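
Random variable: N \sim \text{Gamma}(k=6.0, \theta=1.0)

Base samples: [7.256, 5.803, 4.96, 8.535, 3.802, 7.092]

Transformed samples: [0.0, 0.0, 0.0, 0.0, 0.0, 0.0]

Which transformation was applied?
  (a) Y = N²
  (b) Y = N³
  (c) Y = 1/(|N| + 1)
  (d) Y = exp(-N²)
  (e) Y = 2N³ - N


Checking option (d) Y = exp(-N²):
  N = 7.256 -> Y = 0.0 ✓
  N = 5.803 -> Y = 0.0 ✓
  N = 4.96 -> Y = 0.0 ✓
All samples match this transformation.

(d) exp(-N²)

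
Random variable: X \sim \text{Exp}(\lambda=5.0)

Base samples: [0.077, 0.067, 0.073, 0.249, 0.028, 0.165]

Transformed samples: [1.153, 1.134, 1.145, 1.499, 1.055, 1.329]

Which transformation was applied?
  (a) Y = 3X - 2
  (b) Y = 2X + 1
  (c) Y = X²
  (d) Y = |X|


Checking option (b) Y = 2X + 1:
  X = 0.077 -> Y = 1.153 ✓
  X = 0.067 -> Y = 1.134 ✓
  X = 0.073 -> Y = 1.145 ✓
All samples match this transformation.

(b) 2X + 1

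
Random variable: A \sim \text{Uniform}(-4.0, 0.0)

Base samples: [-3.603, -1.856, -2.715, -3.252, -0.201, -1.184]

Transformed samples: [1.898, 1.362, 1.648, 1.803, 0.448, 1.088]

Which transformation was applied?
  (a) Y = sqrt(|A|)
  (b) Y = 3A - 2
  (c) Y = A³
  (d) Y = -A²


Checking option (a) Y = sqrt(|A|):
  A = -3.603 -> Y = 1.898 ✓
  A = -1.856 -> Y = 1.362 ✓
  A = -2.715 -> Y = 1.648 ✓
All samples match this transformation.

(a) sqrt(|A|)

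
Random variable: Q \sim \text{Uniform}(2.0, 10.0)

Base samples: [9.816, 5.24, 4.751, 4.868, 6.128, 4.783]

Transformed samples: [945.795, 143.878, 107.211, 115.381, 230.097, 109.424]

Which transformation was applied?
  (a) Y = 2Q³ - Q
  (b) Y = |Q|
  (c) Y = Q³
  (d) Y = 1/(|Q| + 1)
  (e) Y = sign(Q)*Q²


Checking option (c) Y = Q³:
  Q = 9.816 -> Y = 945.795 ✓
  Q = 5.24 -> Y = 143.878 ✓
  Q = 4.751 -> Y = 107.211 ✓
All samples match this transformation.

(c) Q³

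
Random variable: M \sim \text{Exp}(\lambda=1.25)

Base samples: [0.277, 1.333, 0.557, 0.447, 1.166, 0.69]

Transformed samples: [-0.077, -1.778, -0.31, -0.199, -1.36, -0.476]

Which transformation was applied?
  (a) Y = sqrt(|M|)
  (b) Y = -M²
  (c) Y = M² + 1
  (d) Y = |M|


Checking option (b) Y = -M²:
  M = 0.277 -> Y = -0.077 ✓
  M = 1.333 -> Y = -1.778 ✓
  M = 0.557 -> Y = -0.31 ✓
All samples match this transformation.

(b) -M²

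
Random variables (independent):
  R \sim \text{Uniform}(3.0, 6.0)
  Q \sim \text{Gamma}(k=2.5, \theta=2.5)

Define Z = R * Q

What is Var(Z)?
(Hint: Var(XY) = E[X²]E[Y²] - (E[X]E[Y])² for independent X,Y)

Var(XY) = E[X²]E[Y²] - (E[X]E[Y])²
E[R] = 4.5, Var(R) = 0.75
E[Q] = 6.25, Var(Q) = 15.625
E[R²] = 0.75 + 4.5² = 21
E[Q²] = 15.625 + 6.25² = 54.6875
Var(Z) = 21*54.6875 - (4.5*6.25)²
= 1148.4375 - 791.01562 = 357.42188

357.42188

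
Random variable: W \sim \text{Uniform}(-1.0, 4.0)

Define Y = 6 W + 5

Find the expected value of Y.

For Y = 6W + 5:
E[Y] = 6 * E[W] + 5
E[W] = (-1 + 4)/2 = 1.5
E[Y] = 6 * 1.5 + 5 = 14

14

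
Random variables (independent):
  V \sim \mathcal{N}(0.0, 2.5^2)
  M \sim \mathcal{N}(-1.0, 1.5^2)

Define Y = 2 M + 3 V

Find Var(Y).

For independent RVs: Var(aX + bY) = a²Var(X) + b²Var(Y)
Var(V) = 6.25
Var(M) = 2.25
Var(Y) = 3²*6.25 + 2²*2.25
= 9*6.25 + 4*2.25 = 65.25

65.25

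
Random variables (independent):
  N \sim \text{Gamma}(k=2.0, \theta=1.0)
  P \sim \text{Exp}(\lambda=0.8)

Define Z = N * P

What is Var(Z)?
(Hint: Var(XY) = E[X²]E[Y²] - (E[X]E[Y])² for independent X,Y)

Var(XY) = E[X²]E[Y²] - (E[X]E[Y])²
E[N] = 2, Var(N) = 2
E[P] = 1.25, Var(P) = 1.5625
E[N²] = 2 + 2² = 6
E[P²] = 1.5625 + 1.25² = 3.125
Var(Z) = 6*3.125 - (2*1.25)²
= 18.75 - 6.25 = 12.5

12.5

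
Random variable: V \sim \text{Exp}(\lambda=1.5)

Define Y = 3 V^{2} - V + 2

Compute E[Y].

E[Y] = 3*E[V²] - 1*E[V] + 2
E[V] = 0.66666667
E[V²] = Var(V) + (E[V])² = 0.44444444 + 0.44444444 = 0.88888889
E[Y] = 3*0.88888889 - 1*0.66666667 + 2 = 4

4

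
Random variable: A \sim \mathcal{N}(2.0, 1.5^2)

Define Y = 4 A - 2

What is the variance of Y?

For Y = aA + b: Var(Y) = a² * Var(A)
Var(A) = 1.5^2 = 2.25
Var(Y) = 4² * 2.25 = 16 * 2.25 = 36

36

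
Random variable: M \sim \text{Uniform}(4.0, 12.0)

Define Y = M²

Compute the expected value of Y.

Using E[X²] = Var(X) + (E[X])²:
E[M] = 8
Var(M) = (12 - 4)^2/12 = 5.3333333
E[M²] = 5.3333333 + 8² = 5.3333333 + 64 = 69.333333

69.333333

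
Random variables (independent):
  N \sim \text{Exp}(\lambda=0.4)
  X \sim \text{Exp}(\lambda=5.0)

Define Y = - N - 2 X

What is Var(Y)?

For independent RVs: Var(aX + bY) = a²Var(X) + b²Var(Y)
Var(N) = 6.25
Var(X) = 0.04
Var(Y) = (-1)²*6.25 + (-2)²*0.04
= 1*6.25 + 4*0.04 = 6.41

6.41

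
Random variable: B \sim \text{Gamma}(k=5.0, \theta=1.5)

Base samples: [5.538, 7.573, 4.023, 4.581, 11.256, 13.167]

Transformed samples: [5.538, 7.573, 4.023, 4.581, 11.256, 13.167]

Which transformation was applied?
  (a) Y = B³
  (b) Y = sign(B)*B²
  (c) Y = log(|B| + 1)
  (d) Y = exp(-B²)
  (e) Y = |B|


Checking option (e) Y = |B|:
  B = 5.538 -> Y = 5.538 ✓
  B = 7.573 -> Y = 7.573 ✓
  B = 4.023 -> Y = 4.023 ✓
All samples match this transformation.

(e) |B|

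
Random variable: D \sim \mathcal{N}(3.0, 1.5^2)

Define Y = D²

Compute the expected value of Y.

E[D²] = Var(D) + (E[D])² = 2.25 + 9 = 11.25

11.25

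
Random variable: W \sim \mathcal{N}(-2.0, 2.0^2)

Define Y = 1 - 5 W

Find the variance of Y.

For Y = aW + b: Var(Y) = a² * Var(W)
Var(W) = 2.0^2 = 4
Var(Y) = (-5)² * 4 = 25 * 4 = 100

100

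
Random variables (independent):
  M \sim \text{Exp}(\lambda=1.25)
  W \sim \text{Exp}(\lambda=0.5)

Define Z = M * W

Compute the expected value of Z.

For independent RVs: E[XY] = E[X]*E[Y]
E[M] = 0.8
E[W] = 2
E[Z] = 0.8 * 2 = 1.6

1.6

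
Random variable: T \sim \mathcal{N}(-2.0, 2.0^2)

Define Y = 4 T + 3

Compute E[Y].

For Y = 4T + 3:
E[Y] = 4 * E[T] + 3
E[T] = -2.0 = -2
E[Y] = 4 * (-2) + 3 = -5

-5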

********

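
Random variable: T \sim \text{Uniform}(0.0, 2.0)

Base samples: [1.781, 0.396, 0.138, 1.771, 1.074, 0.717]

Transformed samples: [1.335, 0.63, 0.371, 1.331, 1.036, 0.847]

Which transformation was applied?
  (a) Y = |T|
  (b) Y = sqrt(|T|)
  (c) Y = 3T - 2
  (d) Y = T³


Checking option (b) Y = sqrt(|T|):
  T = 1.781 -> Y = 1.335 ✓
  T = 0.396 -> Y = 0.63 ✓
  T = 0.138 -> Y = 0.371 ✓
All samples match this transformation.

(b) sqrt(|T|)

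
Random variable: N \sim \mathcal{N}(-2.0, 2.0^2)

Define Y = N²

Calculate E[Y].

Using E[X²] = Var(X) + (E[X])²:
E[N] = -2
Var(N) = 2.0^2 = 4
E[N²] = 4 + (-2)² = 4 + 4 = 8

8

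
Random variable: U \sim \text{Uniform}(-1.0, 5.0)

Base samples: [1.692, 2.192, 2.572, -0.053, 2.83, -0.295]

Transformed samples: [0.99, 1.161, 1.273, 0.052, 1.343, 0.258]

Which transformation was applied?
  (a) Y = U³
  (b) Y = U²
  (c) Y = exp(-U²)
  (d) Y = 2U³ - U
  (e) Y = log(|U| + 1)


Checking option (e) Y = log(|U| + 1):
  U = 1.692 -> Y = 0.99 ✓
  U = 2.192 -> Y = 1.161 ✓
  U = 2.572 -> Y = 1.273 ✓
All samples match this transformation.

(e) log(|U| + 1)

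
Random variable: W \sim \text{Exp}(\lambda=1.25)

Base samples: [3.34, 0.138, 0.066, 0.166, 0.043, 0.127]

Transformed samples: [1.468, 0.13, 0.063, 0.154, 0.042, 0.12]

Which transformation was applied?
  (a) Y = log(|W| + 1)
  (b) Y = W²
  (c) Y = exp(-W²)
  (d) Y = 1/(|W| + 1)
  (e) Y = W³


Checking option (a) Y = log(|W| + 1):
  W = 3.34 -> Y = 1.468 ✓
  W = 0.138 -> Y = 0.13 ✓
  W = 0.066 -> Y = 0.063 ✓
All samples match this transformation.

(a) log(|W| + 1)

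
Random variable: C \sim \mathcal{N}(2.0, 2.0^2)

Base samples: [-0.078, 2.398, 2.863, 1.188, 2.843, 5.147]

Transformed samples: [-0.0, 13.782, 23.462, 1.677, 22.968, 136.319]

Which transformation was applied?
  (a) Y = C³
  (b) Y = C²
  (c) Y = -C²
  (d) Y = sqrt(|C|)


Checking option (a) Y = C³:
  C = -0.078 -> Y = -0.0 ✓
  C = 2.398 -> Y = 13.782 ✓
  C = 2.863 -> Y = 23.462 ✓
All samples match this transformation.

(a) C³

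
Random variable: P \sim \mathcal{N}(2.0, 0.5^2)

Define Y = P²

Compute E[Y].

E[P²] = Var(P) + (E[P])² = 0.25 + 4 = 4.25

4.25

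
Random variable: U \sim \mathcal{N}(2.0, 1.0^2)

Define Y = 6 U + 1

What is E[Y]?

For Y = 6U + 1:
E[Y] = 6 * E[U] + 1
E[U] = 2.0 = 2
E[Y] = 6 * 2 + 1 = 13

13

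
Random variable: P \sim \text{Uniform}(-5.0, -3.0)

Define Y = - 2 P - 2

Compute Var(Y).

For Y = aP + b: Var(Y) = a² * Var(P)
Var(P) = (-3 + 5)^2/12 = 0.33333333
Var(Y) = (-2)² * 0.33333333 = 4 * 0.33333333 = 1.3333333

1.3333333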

********

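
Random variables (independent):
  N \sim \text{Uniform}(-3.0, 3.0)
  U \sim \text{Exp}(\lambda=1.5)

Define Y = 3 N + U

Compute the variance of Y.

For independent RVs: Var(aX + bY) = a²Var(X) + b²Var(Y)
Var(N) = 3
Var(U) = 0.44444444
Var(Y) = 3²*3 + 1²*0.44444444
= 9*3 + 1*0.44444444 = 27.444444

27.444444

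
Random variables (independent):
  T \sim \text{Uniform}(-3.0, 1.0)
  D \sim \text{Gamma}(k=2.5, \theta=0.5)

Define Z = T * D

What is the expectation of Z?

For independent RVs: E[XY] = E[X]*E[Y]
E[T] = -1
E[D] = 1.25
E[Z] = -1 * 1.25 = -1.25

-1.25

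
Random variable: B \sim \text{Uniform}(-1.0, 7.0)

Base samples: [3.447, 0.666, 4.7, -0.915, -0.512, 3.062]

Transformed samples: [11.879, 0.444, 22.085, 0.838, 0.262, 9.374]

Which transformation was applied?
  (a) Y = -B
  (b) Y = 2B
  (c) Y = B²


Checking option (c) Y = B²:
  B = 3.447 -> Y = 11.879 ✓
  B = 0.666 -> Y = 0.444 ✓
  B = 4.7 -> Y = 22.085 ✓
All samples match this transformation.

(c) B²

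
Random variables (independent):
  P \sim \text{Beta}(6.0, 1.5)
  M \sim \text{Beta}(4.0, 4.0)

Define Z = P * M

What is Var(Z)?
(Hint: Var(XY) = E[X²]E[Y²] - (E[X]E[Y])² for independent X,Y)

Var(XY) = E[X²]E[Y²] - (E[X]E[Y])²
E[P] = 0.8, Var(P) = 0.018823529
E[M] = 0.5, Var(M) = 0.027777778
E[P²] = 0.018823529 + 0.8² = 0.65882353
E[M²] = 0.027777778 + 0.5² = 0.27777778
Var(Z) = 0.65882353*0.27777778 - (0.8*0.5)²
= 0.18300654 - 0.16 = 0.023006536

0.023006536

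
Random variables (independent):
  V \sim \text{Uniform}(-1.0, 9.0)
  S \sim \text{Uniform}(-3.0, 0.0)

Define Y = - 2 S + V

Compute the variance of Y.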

********

Once you have read the entries above, state how many of their lines include "Gamma", giving the number alone.

5